• _Extracted data entries_:
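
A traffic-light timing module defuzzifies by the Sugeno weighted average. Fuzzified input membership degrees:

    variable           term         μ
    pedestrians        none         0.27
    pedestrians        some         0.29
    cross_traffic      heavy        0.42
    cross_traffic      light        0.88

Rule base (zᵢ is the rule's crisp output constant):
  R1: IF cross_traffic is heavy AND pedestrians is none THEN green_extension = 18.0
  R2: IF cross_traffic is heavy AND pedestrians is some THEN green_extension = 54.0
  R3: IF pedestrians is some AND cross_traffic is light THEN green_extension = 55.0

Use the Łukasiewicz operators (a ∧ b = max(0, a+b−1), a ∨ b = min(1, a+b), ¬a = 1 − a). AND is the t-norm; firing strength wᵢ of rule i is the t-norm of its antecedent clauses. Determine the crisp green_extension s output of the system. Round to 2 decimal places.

55.00

R1 (z=18.0): heavy=0.42, none=0.27; AND[max(0, a+b−1)] → w = 0.00
R2 (z=54.0): heavy=0.42, some=0.29; AND[max(0, a+b−1)] → w = 0.00
R3 (z=55.0): some=0.29, light=0.88; AND[max(0, a+b−1)] → w = 0.17
Weighted average = (0.00·18.0 + 0.00·54.0 + 0.17·55.0) / (0.00 + 0.00 + 0.17)
  = 9.3500 / 0.1700 = 55.00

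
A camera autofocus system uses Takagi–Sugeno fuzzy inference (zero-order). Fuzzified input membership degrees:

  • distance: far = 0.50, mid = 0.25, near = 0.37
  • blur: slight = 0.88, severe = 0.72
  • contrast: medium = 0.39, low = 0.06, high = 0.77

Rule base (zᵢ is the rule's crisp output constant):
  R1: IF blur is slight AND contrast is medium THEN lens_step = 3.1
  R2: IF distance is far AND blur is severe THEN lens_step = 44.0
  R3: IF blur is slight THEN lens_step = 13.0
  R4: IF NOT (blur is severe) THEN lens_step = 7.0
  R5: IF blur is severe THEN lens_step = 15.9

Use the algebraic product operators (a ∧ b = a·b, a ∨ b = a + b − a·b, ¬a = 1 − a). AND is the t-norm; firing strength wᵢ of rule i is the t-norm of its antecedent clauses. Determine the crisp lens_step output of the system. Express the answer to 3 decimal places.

16.163

R1 (z=3.1): slight=0.88, medium=0.39; AND[a·b] → w = 0.3432
R2 (z=44.0): far=0.50, severe=0.72; AND[a·b] → w = 0.3600
R3 (z=13.0): slight=0.88 → w = 0.8800
R4 (z=7.0): ¬severe=1−0.72=0.28 → w = 0.2800
R5 (z=15.9): severe=0.72 → w = 0.7200
Weighted average = (0.3432·3.1 + 0.3600·44.0 + 0.8800·13.0 + 0.2800·7.0 + 0.7200·15.9) / (0.3432 + 0.3600 + 0.8800 + 0.2800 + 0.7200)
  = 41.7519 / 2.5832 = 16.163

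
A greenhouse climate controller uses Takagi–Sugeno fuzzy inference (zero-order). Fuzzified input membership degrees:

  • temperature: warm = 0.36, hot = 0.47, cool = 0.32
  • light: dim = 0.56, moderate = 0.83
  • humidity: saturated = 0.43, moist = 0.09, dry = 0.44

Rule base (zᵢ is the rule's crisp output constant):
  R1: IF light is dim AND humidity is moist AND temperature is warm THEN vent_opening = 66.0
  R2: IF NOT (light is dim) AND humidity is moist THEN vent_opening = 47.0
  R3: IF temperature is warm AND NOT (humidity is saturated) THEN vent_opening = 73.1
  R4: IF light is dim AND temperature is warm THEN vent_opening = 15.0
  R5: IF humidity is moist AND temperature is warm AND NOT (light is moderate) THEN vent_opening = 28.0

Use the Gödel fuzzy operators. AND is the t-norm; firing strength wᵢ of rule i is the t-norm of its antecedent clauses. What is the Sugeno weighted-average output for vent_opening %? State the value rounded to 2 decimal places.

R1 (z=66.0): dim=0.56, moist=0.09, warm=0.36; AND[min(a, b)] → w = 0.09
R2 (z=47.0): ¬dim=1−0.56=0.44, moist=0.09; AND[min(a, b)] → w = 0.09
R3 (z=73.1): warm=0.36, ¬saturated=1−0.43=0.57; AND[min(a, b)] → w = 0.36
R4 (z=15.0): dim=0.56, warm=0.36; AND[min(a, b)] → w = 0.36
R5 (z=28.0): moist=0.09, warm=0.36, ¬moderate=1−0.83=0.17; AND[min(a, b)] → w = 0.09
Weighted average = (0.09·66.0 + 0.09·47.0 + 0.36·73.1 + 0.36·15.0 + 0.09·28.0) / (0.09 + 0.09 + 0.36 + 0.36 + 0.09)
  = 44.4060 / 0.9900 = 44.85

44.85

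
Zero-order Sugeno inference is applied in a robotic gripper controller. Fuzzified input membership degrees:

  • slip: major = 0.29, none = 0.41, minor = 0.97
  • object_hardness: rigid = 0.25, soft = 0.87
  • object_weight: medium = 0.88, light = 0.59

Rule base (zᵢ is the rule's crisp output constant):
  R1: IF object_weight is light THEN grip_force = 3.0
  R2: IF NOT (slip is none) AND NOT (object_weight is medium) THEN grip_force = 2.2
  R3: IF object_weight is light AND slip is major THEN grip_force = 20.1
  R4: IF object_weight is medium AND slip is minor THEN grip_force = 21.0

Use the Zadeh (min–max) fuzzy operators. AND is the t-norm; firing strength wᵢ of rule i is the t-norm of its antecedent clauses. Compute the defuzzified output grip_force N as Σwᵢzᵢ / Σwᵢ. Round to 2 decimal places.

R1 (z=3.0): light=0.59 → w = 0.59
R2 (z=2.2): ¬none=1−0.41=0.59, ¬medium=1−0.88=0.12; AND[min(a, b)] → w = 0.12
R3 (z=20.1): light=0.59, major=0.29; AND[min(a, b)] → w = 0.29
R4 (z=21.0): medium=0.88, minor=0.97; AND[min(a, b)] → w = 0.88
Weighted average = (0.59·3.0 + 0.12·2.2 + 0.29·20.1 + 0.88·21.0) / (0.59 + 0.12 + 0.29 + 0.88)
  = 26.3430 / 1.8800 = 14.01

14.01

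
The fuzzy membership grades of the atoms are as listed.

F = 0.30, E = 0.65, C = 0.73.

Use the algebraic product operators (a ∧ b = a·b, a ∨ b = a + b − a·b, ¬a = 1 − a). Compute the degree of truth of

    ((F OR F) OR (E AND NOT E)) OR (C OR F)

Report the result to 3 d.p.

0.928

F OR F = a + b − a·b on (0.3000, 0.3000) = 0.5100
NOT E = 1 − 0.6500 = 0.3500
E AND NOT E = a·b on (0.6500, 0.3500) = 0.2275
(F OR F) OR (E AND NOT E) = a + b − a·b on (0.5100, 0.2275) = 0.6215
C OR F = a + b − a·b on (0.7300, 0.3000) = 0.8110
((F OR F) OR (E AND NOT E)) OR (C OR F) = a + b − a·b on (0.6215, 0.8110) = 0.9285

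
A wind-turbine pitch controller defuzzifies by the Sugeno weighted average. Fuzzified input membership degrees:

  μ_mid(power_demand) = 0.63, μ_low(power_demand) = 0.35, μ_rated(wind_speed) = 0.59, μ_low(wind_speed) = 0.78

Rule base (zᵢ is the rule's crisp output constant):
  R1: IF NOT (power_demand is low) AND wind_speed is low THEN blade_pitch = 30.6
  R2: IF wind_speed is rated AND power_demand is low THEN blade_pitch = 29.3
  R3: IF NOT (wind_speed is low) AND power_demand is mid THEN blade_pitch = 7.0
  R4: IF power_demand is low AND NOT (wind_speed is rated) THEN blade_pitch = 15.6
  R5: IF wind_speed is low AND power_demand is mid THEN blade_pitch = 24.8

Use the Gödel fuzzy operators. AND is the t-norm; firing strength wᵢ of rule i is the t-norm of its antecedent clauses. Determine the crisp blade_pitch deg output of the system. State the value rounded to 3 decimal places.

R1 (z=30.6): ¬low=1−0.35=0.65, low=0.78; AND[min(a, b)] → w = 0.65
R2 (z=29.3): rated=0.59, low=0.35; AND[min(a, b)] → w = 0.35
R3 (z=7.0): ¬low=1−0.78=0.22, mid=0.63; AND[min(a, b)] → w = 0.22
R4 (z=15.6): low=0.35, ¬rated=1−0.59=0.41; AND[min(a, b)] → w = 0.35
R5 (z=24.8): low=0.78, mid=0.63; AND[min(a, b)] → w = 0.63
Weighted average = (0.65·30.6 + 0.35·29.3 + 0.22·7.0 + 0.35·15.6 + 0.63·24.8) / (0.65 + 0.35 + 0.22 + 0.35 + 0.63)
  = 52.7690 / 2.2000 = 23.986

23.986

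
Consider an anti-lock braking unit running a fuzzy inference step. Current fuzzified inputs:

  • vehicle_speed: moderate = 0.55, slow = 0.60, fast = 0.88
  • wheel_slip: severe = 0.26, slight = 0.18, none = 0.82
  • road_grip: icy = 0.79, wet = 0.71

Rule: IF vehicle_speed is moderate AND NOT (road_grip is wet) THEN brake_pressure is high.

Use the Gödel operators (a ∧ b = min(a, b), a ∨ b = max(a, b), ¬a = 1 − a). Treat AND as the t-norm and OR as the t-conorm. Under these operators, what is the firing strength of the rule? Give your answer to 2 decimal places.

0.29

firing strength: moderate=0.55, ¬wet=1−0.71=0.29; AND[min(a, b)] → w = 0.29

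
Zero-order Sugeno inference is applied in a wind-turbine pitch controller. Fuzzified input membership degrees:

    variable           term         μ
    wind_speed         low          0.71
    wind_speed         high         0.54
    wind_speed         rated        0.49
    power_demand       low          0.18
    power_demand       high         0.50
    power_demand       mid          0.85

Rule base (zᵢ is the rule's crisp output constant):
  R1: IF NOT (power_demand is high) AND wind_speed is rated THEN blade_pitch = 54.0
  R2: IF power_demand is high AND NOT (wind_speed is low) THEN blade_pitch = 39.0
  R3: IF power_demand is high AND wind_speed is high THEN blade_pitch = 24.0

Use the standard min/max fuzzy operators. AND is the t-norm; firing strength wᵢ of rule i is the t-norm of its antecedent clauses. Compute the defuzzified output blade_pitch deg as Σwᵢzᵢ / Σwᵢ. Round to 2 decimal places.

R1 (z=54.0): ¬high=1−0.50=0.50, rated=0.49; AND[min(a, b)] → w = 0.49
R2 (z=39.0): high=0.50, ¬low=1−0.71=0.29; AND[min(a, b)] → w = 0.29
R3 (z=24.0): high=0.50, high=0.54; AND[min(a, b)] → w = 0.50
Weighted average = (0.49·54.0 + 0.29·39.0 + 0.50·24.0) / (0.49 + 0.29 + 0.50)
  = 49.7700 / 1.2800 = 38.88

38.88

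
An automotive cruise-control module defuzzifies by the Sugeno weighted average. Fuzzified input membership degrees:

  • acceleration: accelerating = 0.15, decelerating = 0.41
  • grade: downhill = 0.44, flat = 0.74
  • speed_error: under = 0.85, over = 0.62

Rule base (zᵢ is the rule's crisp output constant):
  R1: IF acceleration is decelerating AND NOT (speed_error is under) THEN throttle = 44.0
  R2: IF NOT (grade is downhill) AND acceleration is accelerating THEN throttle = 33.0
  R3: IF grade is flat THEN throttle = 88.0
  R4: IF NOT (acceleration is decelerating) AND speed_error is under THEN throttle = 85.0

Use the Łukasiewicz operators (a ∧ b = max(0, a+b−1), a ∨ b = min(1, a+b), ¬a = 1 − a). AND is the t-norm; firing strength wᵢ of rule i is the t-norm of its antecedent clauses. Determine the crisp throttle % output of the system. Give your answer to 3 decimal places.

86.881

R1 (z=44.0): decelerating=0.41, ¬under=1−0.85=0.15; AND[max(0, a+b−1)] → w = 0.00
R2 (z=33.0): ¬downhill=1−0.44=0.56, accelerating=0.15; AND[max(0, a+b−1)] → w = 0.00
R3 (z=88.0): flat=0.74 → w = 0.74
R4 (z=85.0): ¬decelerating=1−0.41=0.59, under=0.85; AND[max(0, a+b−1)] → w = 0.44
Weighted average = (0.00·44.0 + 0.00·33.0 + 0.74·88.0 + 0.44·85.0) / (0.00 + 0.00 + 0.74 + 0.44)
  = 102.5200 / 1.1800 = 86.881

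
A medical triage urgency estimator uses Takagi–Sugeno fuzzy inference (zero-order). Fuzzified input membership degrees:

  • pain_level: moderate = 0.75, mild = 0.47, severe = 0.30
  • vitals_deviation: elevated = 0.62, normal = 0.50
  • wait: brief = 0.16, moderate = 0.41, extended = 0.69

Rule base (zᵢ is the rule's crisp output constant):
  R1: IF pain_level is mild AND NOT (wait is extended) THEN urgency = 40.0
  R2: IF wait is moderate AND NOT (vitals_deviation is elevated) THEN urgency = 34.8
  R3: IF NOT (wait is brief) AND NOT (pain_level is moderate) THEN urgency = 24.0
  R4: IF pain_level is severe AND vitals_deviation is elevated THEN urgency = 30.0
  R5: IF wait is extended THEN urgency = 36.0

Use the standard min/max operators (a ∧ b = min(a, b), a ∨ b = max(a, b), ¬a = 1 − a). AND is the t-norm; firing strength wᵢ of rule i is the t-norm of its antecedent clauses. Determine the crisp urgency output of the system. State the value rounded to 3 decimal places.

R1 (z=40.0): mild=0.47, ¬extended=1−0.69=0.31; AND[min(a, b)] → w = 0.31
R2 (z=34.8): moderate=0.41, ¬elevated=1−0.62=0.38; AND[min(a, b)] → w = 0.38
R3 (z=24.0): ¬brief=1−0.16=0.84, ¬moderate=1−0.75=0.25; AND[min(a, b)] → w = 0.25
R4 (z=30.0): severe=0.30, elevated=0.62; AND[min(a, b)] → w = 0.30
R5 (z=36.0): extended=0.69 → w = 0.69
Weighted average = (0.31·40.0 + 0.38·34.8 + 0.25·24.0 + 0.30·30.0 + 0.69·36.0) / (0.31 + 0.38 + 0.25 + 0.30 + 0.69)
  = 65.4640 / 1.9300 = 33.919

33.919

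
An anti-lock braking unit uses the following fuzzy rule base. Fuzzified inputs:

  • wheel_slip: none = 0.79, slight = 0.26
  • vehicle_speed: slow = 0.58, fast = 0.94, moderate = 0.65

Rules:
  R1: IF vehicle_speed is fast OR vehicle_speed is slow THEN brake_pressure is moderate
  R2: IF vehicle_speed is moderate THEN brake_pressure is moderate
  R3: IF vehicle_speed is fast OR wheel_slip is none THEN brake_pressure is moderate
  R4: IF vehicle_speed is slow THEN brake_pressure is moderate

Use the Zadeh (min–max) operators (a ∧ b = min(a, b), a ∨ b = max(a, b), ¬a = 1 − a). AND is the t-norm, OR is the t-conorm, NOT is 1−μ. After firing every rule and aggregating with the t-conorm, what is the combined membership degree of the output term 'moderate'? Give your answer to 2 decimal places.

0.94

R1: fast=0.94, slow=0.58; OR[max(a, b)] → w = 0.94
R2: moderate=0.65 → w = 0.65
R3: fast=0.94, none=0.79; OR[max(a, b)] → w = 0.94
R4: slow=0.58 → w = 0.58
Rules with consequent 'moderate': {R1, R2, R3, R4} → strengths 0.94, 0.65, 0.94, 0.58
Aggregate via t-conorm [max(a, b)]: 0.94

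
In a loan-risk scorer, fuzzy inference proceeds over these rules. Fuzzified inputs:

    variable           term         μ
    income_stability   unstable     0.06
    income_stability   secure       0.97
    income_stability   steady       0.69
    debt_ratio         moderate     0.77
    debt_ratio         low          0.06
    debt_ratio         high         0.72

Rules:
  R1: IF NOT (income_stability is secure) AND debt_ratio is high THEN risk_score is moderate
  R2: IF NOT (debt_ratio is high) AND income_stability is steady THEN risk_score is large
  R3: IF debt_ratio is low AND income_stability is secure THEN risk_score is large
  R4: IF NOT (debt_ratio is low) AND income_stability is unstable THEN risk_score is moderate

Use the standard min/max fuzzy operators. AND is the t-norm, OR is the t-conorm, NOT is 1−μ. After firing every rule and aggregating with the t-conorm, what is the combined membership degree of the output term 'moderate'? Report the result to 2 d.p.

0.06

R1: ¬secure=1−0.97=0.03, high=0.72; AND[min(a, b)] → w = 0.03
R2: ¬high=1−0.72=0.28, steady=0.69; AND[min(a, b)] → w = 0.28
R3: low=0.06, secure=0.97; AND[min(a, b)] → w = 0.06
R4: ¬low=1−0.06=0.94, unstable=0.06; AND[min(a, b)] → w = 0.06
Rules with consequent 'moderate': {R1, R4} → strengths 0.03, 0.06
Aggregate via t-conorm [max(a, b)]: 0.06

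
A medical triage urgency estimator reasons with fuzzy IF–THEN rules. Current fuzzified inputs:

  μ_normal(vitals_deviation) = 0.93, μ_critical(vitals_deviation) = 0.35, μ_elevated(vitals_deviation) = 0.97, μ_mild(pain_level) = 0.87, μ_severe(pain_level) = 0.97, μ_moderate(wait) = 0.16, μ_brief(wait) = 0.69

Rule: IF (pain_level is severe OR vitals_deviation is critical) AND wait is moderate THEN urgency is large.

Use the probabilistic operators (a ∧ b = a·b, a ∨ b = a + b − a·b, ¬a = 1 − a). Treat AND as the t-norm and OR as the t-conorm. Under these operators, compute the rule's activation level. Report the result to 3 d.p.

0.157

firing strength: (severe=0.97 OR critical=0.35) = 0.9805; AND[a·b] with moderate=0.16 → w = 0.1569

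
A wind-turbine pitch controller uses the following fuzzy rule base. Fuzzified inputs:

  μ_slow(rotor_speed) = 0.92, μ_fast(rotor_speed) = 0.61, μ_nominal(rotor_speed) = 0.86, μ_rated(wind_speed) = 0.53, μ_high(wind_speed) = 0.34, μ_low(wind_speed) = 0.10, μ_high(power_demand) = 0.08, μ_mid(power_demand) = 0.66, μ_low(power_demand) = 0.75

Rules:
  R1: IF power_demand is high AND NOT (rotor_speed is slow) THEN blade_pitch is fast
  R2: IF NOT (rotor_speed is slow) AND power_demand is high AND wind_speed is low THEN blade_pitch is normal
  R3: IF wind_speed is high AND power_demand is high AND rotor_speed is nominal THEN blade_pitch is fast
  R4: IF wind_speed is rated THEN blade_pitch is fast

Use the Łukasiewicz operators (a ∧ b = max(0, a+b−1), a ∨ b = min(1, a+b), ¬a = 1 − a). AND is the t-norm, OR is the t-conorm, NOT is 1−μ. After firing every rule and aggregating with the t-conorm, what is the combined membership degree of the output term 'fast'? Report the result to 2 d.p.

R1: high=0.08, ¬slow=1−0.92=0.08; AND[max(0, a+b−1)] → w = 0.00
R2: ¬slow=1−0.92=0.08, high=0.08, low=0.10; AND[max(0, a+b−1)] → w = 0.00
R3: high=0.34, high=0.08, nominal=0.86; AND[max(0, a+b−1)] → w = 0.00
R4: rated=0.53 → w = 0.53
Rules with consequent 'fast': {R1, R3, R4} → strengths 0.00, 0.00, 0.53
Aggregate via t-conorm [min(1, a+b)]: 0.53

0.53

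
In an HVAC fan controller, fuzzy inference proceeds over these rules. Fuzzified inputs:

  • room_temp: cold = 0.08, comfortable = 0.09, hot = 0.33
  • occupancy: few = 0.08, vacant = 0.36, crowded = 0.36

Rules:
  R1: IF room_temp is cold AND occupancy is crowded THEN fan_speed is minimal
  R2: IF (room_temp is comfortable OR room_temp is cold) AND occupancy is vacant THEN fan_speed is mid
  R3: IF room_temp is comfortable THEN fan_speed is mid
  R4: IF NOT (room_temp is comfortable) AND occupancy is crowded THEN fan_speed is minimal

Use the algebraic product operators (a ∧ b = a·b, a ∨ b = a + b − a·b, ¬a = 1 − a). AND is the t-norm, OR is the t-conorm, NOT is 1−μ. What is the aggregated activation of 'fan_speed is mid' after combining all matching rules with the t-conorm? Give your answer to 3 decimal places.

0.143

R1: cold=0.08, crowded=0.36; AND[a·b] → w = 0.0288
R2: (comfortable=0.09 OR cold=0.08) = 0.1628; AND[a·b] with vacant=0.36 → w = 0.0586
R3: comfortable=0.09 → w = 0.0900
R4: ¬comfortable=1−0.09=0.91, crowded=0.36; AND[a·b] → w = 0.3276
Rules with consequent 'mid': {R2, R3} → strengths 0.0586, 0.0900
Aggregate via t-conorm [a + b − a·b]: 0.1433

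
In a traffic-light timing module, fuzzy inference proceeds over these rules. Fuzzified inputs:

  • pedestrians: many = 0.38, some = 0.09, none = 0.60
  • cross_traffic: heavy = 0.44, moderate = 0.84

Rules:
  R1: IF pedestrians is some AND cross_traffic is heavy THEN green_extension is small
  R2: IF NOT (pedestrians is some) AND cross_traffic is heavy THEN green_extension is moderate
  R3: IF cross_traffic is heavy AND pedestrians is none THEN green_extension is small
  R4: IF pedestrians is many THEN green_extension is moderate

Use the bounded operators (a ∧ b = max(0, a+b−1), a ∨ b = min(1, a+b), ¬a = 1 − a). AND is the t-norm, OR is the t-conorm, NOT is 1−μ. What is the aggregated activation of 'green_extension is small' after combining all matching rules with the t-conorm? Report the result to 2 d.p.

R1: some=0.09, heavy=0.44; AND[max(0, a+b−1)] → w = 0.00
R2: ¬some=1−0.09=0.91, heavy=0.44; AND[max(0, a+b−1)] → w = 0.35
R3: heavy=0.44, none=0.60; AND[max(0, a+b−1)] → w = 0.04
R4: many=0.38 → w = 0.38
Rules with consequent 'small': {R1, R3} → strengths 0.00, 0.04
Aggregate via t-conorm [min(1, a+b)]: 0.04

0.04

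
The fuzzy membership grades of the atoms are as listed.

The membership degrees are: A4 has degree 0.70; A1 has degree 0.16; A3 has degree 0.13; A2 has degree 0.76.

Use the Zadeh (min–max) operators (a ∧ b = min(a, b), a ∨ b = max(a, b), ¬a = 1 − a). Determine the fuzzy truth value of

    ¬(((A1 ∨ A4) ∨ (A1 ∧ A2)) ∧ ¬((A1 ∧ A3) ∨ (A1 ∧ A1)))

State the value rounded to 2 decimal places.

A1 ∨ A4 = max(a, b) on (0.16, 0.70) = 0.70
A1 ∧ A2 = min(a, b) on (0.16, 0.76) = 0.16
(A1 ∨ A4) ∨ (A1 ∧ A2) = max(a, b) on (0.70, 0.16) = 0.70
A1 ∧ A3 = min(a, b) on (0.16, 0.13) = 0.13
A1 ∧ A1 = min(a, b) on (0.16, 0.16) = 0.16
(A1 ∧ A3) ∨ (A1 ∧ A1) = max(a, b) on (0.13, 0.16) = 0.16
¬((A1 ∧ A3) ∨ (A1 ∧ A1)) = 1 − 0.16 = 0.84
((A1 ∨ A4) ∨ (A1 ∧ A2)) ∧ ¬((A1 ∧ A3) ∨ (A1 ∧ A1)) = min(a, b) on (0.70, 0.84) = 0.70
¬(((A1 ∨ A4) ∨ (A1 ∧ A2)) ∧ ¬((A1 ∧ A3) ∨ (A1 ∧ A1))) = 1 − 0.70 = 0.30

0.30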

• _WHAT TO WORK ON_: Taking the records above, retype every line from the one with "R2: IF NOT (grade" down to the one with "R5: IF wait is extended THEN urgency = 36.0", exactly and with nothing else.

• _TASK RESPONSE_:
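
  R2: IF NOT (grade is downhill) AND acceleration is accelerating THEN throttle = 33.0
  R3: IF grade is flat THEN throttle = 88.0
  R4: IF NOT (acceleration is decelerating) AND speed_error is under THEN throttle = 85.0

Use the Łukasiewicz operators (a ∧ b = max(0, a+b−1), a ∨ b = min(1, a+b), ¬a = 1 − a). AND is the t-norm; firing strength wᵢ of rule i is the t-norm of its antecedent clauses. Determine the crisp throttle % output of the system. Give your answer to 3 decimal places.

86.881

R1 (z=44.0): decelerating=0.41, ¬under=1−0.85=0.15; AND[max(0, a+b−1)] → w = 0.00
R2 (z=33.0): ¬downhill=1−0.44=0.56, accelerating=0.15; AND[max(0, a+b−1)] → w = 0.00
R3 (z=88.0): flat=0.74 → w = 0.74
R4 (z=85.0): ¬decelerating=1−0.41=0.59, under=0.85; AND[max(0, a+b−1)] → w = 0.44
Weighted average = (0.00·44.0 + 0.00·33.0 + 0.74·88.0 + 0.44·85.0) / (0.00 + 0.00 + 0.74 + 0.44)
  = 102.5200 / 1.1800 = 86.881

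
A medical triage urgency estimator uses Takagi–Sugeno fuzzy inference (zero-order). Fuzzified input membership degrees:

  • pain_level: moderate = 0.75, mild = 0.47, severe = 0.30
  • vitals_deviation: elevated = 0.62, normal = 0.50
  • wait: brief = 0.16, moderate = 0.41, extended = 0.69

Rule base (zᵢ is the rule's crisp output constant):
  R1: IF pain_level is mild AND NOT (wait is extended) THEN urgency = 40.0
  R2: IF wait is moderate AND NOT (vitals_deviation is elevated) THEN urgency = 34.8
  R3: IF NOT (wait is brief) AND NOT (pain_level is moderate) THEN urgency = 24.0
  R4: IF pain_level is severe AND vitals_deviation is elevated THEN urgency = 30.0
  R5: IF wait is extended THEN urgency = 36.0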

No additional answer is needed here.